#### [DATA SUPPLIED]
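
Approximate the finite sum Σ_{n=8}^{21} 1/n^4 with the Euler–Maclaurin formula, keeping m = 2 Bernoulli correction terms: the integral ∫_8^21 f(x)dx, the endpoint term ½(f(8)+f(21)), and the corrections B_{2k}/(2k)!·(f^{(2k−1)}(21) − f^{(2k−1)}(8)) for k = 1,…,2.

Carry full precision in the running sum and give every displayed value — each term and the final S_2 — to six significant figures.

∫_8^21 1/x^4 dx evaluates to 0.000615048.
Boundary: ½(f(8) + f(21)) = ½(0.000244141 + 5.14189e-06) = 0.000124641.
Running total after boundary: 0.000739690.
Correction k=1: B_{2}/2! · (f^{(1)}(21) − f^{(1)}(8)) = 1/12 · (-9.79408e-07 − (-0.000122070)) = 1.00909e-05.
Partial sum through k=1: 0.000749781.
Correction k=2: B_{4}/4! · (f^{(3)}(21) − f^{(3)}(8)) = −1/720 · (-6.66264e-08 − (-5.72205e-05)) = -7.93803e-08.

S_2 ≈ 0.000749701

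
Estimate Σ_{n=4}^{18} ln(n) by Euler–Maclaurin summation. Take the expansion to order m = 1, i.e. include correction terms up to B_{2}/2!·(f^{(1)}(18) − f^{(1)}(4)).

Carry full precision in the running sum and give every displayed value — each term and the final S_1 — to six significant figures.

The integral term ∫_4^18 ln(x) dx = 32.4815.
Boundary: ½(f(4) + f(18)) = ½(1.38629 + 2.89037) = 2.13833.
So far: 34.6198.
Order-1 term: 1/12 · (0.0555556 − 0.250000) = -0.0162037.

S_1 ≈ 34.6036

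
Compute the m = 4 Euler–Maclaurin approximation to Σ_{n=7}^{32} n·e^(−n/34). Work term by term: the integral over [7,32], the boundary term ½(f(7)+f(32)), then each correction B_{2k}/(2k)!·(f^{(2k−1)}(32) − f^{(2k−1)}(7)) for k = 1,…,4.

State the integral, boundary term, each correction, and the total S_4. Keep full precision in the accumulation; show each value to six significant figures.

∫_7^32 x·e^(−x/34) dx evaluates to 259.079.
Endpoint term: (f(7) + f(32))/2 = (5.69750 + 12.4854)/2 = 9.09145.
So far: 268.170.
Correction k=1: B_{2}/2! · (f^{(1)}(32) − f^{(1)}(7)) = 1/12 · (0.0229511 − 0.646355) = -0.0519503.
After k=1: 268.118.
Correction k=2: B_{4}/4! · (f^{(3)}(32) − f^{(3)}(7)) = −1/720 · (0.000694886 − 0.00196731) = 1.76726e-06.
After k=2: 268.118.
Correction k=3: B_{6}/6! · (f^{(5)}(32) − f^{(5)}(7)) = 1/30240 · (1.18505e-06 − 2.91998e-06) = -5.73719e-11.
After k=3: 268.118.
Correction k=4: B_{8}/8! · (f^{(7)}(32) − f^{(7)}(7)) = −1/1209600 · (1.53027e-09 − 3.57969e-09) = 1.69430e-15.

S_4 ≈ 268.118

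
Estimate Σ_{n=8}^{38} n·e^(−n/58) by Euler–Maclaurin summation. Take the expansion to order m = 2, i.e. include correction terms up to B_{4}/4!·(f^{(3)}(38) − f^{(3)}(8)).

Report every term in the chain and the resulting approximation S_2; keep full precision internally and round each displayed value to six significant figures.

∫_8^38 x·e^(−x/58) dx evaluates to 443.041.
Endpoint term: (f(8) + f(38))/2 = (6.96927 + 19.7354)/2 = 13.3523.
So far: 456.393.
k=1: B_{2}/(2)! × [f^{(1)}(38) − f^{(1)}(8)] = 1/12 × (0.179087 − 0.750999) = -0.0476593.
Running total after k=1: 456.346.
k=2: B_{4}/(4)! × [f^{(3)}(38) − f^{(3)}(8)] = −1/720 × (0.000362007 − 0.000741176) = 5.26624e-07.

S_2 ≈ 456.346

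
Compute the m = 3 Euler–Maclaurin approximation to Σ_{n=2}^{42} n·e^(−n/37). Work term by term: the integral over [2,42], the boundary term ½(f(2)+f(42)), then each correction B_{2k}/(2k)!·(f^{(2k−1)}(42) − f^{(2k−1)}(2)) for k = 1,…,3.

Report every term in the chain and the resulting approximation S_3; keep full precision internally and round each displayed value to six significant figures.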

#### [YOUR TASK]
Set down each entry again, unchanged.

#### [TASK SOLUTION]
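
Approximate the finite sum Σ_{n=8}^{21} 1/n^4 with the Euler–Maclaurin formula, keeping m = 2 Bernoulli correction terms: the integral ∫_8^21 f(x)dx, the endpoint term ½(f(8)+f(21)), and the corrections B_{2k}/(2k)!·(f^{(2k−1)}(21) − f^{(2k−1)}(8)) for k = 1,…,2.

Carry full precision in the running sum and give every displayed value — each term and the final S_2 — to six significant figures.

∫_8^21 1/x^4 dx evaluates to 0.000615048.
Boundary: ½(f(8) + f(21)) = ½(0.000244141 + 5.14189e-06) = 0.000124641.
Running total after boundary: 0.000739690.
Correction k=1: B_{2}/2! · (f^{(1)}(21) − f^{(1)}(8)) = 1/12 · (-9.79408e-07 − (-0.000122070)) = 1.00909e-05.
Partial sum through k=1: 0.000749781.
Correction k=2: B_{4}/4! · (f^{(3)}(21) − f^{(3)}(8)) = −1/720 · (-6.66264e-08 − (-5.72205e-05)) = -7.93803e-08.

S_2 ≈ 0.000749701

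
Estimate Σ_{n=4}^{18} ln(n) by Euler–Maclaurin summation. Take the expansion to order m = 1, i.e. include correction terms up to B_{2}/2!·(f^{(1)}(18) − f^{(1)}(4)).

Carry full precision in the running sum and give every displayed value — each term and the final S_1 — to six significant figures.

The integral term ∫_4^18 ln(x) dx = 32.4815.
Boundary: ½(f(4) + f(18)) = ½(1.38629 + 2.89037) = 2.13833.
So far: 34.6198.
Order-1 term: 1/12 · (0.0555556 − 0.250000) = -0.0162037.

S_1 ≈ 34.6036

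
Compute the m = 4 Euler–Maclaurin approximation to Σ_{n=7}^{32} n·e^(−n/34). Work term by term: the integral over [7,32], the boundary term ½(f(7)+f(32)), then each correction B_{2k}/(2k)!·(f^{(2k−1)}(32) − f^{(2k−1)}(7)) for k = 1,…,4.

State the integral, boundary term, each correction, and the total S_4. Keep full precision in the accumulation; show each value to six significant figures.

∫_7^32 x·e^(−x/34) dx evaluates to 259.079.
Endpoint term: (f(7) + f(32))/2 = (5.69750 + 12.4854)/2 = 9.09145.
So far: 268.170.
Correction k=1: B_{2}/2! · (f^{(1)}(32) − f^{(1)}(7)) = 1/12 · (0.0229511 − 0.646355) = -0.0519503.
After k=1: 268.118.
Correction k=2: B_{4}/4! · (f^{(3)}(32) − f^{(3)}(7)) = −1/720 · (0.000694886 − 0.00196731) = 1.76726e-06.
After k=2: 268.118.
Correction k=3: B_{6}/6! · (f^{(5)}(32) − f^{(5)}(7)) = 1/30240 · (1.18505e-06 − 2.91998e-06) = -5.73719e-11.
After k=3: 268.118.
Correction k=4: B_{8}/8! · (f^{(7)}(32) − f^{(7)}(7)) = −1/1209600 · (1.53027e-09 − 3.57969e-09) = 1.69430e-15.

S_4 ≈ 268.118

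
Estimate Σ_{n=8}^{38} n·e^(−n/58) by Euler–Maclaurin summation. Take the expansion to order m = 2, i.e. include correction terms up to B_{4}/4!·(f^{(3)}(38) − f^{(3)}(8)).

Report every term in the chain and the resulting approximation S_2; keep full precision internally and round each displayed value to six significant figures.

∫_8^38 x·e^(−x/58) dx evaluates to 443.041.
Endpoint term: (f(8) + f(38))/2 = (6.96927 + 19.7354)/2 = 13.3523.
So far: 456.393.
k=1: B_{2}/(2)! × [f^{(1)}(38) − f^{(1)}(8)] = 1/12 × (0.179087 − 0.750999) = -0.0476593.
Running total after k=1: 456.346.
k=2: B_{4}/(4)! × [f^{(3)}(38) − f^{(3)}(8)] = −1/720 × (0.000362007 − 0.000741176) = 5.26624e-07.

S_2 ≈ 456.346

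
Compute the m = 3 Euler–Maclaurin approximation to Σ_{n=2}^{42} n·e^(−n/37). Work term by term: the integral over [2,42], the boundary term ½(f(2)+f(42)), then each correction B_{2k}/(2k)!·(f^{(2k−1)}(42) − f^{(2k−1)}(2)) for k = 1,…,3.

Report every term in the chain and the resulting approximation S_3; keep full precision internally and round each displayed value to six significant figures.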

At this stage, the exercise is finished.